(DATA LISTING):
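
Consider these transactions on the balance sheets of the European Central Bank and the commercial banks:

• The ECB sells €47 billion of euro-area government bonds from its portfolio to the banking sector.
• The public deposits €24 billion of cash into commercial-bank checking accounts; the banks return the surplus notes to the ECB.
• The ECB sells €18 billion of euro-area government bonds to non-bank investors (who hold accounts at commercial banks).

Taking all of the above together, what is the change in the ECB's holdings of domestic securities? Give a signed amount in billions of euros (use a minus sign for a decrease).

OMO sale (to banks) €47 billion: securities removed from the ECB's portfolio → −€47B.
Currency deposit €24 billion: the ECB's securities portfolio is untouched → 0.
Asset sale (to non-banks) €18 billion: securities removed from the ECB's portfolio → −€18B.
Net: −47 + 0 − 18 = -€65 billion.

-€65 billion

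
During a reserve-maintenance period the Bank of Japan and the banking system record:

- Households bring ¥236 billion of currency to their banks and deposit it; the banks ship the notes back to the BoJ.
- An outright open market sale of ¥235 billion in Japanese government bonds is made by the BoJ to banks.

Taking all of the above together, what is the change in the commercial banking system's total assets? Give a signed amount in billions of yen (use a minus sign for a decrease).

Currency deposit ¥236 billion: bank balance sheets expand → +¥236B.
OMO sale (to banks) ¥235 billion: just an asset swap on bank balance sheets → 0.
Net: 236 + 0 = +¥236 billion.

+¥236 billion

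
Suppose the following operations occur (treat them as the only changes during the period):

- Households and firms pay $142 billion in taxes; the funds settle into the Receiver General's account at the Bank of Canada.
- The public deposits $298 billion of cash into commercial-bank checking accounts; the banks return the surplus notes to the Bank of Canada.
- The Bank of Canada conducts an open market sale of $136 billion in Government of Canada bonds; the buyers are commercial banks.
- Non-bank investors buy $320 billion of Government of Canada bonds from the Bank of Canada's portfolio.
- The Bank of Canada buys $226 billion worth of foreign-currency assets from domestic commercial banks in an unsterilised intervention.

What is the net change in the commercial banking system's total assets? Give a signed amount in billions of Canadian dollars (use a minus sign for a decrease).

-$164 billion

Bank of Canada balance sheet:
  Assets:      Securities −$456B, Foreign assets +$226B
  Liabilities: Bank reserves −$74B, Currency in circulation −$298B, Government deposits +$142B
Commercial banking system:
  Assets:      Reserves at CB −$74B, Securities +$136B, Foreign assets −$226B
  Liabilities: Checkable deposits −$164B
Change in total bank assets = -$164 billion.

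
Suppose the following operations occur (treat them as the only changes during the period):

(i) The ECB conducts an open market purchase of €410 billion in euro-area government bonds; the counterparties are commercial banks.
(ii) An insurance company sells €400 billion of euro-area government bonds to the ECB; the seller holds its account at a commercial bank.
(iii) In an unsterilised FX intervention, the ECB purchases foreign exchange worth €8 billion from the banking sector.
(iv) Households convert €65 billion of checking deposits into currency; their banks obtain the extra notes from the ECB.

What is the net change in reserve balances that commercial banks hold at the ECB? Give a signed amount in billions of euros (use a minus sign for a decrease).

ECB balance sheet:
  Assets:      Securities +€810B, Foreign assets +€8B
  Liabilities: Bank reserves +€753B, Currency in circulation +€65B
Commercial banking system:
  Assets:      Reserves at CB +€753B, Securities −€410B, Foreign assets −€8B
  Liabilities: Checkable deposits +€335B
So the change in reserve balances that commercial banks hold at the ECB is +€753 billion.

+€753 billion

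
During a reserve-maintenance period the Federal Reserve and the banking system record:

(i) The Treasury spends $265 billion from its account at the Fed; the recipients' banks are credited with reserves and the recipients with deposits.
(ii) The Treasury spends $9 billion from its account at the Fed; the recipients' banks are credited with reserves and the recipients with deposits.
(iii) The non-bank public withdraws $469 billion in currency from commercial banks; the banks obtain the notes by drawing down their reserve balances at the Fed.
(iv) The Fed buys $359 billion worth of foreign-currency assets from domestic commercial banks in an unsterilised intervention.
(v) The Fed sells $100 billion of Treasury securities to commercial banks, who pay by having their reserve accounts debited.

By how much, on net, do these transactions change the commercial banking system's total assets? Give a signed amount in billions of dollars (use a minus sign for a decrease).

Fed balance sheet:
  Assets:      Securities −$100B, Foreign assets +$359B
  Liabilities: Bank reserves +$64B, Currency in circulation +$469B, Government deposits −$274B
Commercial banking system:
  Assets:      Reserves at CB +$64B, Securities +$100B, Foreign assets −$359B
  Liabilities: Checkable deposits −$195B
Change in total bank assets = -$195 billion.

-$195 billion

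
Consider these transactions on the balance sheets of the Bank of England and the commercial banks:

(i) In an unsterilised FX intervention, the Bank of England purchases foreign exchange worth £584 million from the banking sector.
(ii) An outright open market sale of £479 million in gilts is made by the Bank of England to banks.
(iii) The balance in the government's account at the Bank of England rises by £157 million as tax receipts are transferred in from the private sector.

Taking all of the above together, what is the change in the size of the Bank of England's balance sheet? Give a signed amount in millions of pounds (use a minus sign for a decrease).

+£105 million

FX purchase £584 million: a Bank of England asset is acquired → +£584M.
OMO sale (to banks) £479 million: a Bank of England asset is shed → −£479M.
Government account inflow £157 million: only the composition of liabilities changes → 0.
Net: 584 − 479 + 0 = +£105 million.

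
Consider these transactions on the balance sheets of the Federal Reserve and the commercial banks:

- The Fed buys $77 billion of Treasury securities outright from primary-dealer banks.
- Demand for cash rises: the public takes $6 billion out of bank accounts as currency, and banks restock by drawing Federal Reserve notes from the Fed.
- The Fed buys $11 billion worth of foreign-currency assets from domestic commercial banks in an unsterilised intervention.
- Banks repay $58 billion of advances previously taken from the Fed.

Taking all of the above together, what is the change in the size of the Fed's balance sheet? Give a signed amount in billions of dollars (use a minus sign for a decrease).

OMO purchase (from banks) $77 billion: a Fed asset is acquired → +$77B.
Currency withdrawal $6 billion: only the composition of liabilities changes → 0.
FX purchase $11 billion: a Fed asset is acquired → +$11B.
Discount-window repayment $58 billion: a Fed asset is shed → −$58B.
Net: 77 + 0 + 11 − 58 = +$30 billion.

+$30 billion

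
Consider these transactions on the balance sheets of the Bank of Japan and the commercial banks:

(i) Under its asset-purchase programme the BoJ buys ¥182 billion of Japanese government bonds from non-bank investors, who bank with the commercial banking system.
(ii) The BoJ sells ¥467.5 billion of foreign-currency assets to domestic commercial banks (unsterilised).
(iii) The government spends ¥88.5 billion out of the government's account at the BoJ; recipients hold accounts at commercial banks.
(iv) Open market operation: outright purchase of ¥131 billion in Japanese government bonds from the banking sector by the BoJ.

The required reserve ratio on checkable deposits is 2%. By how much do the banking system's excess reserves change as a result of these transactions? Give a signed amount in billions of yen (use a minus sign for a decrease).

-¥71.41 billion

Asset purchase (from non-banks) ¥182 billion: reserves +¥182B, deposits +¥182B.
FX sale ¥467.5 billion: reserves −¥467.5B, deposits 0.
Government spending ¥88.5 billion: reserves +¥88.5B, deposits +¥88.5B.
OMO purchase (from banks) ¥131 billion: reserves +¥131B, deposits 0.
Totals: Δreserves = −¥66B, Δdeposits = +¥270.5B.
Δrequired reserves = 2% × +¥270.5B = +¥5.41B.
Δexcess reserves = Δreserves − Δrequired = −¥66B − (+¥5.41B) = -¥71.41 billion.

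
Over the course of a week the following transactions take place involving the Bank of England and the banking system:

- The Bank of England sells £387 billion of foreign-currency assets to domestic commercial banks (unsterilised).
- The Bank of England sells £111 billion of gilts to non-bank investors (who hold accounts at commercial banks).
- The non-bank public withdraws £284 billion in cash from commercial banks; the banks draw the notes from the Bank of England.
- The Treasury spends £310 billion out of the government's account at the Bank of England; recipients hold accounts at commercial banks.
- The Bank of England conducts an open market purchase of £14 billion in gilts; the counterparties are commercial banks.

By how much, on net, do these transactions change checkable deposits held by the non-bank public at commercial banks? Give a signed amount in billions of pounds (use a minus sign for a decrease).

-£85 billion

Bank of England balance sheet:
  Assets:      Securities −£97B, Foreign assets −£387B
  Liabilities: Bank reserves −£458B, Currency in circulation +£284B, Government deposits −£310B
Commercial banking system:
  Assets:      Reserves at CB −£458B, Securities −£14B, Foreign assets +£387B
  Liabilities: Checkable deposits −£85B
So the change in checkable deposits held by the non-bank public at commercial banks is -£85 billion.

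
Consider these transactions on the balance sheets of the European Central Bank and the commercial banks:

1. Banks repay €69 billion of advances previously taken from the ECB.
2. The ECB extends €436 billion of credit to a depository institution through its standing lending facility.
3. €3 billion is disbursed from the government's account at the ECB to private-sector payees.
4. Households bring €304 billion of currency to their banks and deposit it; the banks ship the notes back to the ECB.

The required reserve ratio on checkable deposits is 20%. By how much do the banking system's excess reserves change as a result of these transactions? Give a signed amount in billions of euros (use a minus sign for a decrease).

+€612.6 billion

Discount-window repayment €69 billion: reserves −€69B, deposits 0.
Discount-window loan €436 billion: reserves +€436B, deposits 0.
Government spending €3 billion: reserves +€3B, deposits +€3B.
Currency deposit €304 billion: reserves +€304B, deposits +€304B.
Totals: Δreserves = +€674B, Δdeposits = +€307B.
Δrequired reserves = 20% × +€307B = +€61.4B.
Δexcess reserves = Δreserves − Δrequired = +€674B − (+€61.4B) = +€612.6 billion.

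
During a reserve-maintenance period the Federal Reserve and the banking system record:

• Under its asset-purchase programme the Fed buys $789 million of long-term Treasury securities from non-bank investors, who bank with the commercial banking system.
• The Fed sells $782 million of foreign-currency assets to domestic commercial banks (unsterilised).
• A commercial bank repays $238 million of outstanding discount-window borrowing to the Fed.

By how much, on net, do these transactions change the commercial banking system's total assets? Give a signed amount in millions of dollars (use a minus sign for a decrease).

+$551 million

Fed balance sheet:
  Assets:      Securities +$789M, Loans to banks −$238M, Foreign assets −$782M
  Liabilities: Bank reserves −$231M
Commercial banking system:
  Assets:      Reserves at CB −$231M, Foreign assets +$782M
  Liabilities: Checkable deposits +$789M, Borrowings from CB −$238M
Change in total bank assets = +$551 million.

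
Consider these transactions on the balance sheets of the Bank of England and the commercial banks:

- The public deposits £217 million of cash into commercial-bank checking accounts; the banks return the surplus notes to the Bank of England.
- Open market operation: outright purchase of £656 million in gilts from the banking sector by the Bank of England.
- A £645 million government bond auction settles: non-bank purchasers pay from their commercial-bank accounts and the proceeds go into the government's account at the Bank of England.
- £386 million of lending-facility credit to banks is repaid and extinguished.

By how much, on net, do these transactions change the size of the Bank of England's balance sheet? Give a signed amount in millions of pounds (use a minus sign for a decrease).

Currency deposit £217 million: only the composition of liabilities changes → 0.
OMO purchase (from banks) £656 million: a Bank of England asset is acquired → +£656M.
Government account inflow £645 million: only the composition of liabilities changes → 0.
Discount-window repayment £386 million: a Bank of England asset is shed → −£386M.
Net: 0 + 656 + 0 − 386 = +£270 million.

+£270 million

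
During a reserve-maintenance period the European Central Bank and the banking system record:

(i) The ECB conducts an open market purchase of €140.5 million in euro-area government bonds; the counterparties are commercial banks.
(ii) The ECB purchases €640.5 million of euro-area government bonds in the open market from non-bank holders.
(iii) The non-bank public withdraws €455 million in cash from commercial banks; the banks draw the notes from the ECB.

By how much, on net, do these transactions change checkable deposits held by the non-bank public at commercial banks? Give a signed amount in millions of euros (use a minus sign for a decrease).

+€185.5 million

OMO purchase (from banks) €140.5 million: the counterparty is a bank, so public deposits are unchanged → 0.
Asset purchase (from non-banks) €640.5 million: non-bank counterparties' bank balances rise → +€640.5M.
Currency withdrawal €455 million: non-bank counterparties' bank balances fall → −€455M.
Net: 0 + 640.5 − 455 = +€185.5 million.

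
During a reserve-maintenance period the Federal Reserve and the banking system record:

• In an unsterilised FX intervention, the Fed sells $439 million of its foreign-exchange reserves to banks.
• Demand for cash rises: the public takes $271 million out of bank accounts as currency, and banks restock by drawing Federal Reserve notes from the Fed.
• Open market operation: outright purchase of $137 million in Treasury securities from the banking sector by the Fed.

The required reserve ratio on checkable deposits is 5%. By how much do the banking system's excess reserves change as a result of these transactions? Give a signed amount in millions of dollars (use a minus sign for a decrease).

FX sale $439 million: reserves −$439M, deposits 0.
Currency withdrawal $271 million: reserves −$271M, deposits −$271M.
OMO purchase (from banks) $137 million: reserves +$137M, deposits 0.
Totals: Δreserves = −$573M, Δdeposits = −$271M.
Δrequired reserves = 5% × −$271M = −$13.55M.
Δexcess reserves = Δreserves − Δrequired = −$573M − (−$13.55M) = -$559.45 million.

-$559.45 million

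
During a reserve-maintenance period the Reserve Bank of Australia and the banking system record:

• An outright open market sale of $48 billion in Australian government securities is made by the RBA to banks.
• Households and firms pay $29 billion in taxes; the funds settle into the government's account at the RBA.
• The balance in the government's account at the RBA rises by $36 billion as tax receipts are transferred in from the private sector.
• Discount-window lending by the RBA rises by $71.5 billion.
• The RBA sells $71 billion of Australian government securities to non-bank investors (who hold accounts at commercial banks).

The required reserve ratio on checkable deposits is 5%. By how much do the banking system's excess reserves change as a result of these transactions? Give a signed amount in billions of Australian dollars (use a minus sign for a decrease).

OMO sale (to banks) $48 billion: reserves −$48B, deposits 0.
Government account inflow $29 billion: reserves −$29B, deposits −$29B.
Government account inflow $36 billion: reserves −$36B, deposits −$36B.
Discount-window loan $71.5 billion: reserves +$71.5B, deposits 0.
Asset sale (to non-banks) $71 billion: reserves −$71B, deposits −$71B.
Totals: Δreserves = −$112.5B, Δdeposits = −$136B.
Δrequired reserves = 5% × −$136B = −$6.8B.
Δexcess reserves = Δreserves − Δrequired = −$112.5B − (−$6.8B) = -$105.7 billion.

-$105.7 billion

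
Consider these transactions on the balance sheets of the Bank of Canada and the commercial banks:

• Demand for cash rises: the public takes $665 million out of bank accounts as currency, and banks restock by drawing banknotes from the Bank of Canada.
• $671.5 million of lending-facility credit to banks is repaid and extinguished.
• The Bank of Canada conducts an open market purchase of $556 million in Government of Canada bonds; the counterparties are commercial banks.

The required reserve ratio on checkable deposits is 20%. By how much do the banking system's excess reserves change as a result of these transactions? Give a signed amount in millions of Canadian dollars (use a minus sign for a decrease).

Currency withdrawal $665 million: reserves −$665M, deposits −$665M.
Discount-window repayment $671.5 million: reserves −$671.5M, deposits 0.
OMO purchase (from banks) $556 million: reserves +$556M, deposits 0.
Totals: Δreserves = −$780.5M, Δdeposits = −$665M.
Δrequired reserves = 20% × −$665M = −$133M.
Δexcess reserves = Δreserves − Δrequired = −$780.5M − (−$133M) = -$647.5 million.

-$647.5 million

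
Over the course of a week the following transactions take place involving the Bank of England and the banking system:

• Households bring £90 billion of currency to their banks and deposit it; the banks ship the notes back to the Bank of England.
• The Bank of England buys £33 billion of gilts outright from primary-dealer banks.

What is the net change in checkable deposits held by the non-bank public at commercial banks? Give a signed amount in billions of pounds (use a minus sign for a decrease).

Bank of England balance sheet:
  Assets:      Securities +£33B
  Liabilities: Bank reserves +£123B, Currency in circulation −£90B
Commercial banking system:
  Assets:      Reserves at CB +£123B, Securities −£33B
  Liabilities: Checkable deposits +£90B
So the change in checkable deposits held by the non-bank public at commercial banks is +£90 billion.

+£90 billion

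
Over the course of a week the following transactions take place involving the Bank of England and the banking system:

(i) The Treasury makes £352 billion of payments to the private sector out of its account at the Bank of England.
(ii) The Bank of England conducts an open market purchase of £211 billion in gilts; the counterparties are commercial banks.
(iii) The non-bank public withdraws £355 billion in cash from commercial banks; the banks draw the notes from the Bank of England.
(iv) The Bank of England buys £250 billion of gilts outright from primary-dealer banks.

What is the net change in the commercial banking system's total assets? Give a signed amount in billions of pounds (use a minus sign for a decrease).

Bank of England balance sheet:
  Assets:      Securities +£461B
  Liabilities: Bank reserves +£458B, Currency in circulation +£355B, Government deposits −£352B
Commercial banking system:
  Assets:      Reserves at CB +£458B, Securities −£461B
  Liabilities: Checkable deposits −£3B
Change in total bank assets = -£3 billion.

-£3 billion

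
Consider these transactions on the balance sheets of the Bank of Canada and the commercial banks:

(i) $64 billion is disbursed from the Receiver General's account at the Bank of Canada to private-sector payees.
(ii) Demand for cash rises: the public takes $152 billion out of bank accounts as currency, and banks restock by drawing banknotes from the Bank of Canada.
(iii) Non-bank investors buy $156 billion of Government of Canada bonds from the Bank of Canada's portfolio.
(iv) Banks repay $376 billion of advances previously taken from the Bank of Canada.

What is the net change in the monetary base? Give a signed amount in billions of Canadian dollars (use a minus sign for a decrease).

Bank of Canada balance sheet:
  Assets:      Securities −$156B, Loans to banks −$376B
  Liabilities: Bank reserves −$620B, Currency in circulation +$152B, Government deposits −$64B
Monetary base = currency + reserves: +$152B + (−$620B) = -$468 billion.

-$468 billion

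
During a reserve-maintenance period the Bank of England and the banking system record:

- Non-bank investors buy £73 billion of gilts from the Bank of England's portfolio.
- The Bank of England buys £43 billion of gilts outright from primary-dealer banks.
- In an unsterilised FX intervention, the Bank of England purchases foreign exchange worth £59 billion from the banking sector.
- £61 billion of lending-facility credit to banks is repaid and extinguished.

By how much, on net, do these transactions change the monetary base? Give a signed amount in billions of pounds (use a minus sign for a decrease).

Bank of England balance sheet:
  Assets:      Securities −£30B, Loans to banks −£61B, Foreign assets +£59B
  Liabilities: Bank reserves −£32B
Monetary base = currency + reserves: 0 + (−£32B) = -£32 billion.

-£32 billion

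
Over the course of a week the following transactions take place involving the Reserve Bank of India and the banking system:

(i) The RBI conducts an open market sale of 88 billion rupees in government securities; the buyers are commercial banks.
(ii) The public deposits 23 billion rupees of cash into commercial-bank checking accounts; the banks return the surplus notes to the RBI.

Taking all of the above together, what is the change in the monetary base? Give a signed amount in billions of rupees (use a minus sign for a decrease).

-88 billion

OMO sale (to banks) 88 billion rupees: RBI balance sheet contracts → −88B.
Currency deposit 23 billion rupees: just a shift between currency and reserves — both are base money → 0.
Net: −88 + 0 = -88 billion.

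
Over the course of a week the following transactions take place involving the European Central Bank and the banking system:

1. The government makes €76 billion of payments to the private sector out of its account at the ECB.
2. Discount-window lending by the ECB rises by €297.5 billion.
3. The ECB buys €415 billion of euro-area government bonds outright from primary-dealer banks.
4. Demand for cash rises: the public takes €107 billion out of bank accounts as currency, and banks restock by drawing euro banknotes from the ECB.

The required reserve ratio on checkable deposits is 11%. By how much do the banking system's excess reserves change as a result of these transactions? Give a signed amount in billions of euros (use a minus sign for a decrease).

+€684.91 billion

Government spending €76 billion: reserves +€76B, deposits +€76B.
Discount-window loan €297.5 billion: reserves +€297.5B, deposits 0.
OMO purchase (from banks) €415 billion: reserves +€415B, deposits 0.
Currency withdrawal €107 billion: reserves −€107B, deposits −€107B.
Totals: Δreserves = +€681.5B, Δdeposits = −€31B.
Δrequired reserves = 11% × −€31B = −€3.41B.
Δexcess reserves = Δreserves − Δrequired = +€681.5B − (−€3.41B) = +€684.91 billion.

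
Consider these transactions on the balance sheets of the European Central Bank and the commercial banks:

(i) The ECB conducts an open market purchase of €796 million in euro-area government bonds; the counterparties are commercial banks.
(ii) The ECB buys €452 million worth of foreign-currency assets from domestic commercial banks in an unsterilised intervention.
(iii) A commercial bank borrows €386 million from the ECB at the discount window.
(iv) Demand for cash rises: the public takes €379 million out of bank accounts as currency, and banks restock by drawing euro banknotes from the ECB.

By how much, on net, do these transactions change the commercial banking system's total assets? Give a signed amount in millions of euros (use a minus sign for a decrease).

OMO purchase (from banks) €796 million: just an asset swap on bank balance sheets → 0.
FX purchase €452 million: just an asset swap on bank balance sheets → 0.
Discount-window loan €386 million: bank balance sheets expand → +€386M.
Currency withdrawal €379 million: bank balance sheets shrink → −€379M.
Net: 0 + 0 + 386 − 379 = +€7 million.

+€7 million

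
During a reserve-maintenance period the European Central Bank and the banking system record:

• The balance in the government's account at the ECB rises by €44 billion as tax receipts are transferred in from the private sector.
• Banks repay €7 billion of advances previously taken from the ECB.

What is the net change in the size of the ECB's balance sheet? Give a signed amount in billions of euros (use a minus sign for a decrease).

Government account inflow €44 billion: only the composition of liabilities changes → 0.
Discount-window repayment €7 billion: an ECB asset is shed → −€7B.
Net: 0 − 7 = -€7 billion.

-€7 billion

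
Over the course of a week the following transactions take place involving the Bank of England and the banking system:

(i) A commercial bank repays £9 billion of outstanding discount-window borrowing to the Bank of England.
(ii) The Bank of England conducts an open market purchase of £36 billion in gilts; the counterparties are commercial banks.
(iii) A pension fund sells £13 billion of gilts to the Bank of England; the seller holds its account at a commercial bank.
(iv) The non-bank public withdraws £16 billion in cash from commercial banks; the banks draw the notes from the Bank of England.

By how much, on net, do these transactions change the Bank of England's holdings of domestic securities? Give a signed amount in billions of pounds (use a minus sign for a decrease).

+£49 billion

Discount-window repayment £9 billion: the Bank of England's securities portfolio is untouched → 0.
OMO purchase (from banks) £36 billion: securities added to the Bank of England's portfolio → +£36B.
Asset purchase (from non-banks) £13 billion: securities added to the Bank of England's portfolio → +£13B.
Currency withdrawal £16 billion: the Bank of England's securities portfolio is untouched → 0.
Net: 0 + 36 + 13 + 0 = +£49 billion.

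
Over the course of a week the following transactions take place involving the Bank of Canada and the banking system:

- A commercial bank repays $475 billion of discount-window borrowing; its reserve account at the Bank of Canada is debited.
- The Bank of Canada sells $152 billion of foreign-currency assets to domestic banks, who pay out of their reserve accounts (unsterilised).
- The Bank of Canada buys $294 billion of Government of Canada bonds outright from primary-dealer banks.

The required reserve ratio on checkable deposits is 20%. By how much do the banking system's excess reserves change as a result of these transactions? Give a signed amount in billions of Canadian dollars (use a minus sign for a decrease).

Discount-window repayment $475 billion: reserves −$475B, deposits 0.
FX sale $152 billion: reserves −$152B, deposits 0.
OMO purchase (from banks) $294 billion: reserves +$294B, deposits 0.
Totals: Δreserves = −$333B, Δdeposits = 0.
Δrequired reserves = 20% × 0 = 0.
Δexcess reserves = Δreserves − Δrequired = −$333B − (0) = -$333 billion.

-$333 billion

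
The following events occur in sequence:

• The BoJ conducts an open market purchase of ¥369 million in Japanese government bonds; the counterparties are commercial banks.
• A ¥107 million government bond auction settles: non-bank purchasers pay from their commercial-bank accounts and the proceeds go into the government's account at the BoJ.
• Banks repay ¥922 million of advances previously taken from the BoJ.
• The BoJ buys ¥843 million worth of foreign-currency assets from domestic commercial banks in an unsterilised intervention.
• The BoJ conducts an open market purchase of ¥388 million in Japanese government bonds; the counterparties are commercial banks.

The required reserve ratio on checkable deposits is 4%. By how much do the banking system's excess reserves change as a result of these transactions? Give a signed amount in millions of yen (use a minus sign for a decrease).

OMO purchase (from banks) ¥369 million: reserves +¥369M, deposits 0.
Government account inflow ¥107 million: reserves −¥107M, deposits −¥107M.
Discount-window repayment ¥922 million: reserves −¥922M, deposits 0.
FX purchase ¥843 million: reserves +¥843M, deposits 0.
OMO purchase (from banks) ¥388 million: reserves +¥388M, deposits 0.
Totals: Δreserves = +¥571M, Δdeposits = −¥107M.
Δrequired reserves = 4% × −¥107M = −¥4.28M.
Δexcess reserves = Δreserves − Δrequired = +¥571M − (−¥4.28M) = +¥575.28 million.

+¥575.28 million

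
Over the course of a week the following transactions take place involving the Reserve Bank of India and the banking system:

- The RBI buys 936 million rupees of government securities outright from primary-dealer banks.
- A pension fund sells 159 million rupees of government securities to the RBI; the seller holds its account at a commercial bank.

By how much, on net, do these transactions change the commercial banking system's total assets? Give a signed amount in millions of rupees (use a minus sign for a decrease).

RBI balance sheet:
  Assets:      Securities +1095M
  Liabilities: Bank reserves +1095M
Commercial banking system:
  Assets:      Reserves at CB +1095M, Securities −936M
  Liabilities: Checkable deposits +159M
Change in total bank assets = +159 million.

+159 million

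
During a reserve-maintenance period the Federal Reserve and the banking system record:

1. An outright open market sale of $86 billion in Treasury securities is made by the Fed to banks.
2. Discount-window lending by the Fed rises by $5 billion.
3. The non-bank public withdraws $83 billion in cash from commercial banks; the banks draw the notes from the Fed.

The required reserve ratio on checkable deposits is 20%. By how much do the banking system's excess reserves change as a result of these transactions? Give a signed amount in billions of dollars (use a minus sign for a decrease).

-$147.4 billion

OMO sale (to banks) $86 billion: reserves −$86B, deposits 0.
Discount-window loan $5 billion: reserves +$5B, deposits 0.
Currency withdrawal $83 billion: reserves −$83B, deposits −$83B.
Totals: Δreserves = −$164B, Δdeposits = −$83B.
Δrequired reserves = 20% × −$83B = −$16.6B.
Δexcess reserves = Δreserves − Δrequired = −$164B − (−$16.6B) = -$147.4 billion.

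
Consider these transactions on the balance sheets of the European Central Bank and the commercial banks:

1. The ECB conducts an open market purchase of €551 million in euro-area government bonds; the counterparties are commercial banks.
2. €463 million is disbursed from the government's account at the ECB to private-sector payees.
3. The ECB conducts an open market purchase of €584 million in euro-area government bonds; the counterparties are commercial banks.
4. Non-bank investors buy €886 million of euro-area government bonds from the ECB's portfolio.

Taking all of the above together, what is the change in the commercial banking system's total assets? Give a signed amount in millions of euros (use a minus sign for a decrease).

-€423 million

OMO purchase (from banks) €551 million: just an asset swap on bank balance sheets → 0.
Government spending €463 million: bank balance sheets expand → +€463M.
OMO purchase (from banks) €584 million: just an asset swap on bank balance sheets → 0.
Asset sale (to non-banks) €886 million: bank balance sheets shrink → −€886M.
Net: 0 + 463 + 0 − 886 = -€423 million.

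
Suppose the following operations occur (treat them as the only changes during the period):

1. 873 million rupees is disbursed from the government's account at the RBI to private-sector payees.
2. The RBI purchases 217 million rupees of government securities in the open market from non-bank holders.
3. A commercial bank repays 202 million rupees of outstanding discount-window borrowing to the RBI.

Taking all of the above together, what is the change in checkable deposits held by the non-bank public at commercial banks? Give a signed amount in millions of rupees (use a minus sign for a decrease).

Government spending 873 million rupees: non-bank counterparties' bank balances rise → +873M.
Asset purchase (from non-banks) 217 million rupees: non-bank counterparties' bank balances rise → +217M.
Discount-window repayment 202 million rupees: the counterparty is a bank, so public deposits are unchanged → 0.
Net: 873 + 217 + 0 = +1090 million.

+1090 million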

(PROBLEM TO SOLVE):
Work out how many lines in the data contain "return" and state that number with nothing added.

(WRITTEN RESPONSE):
4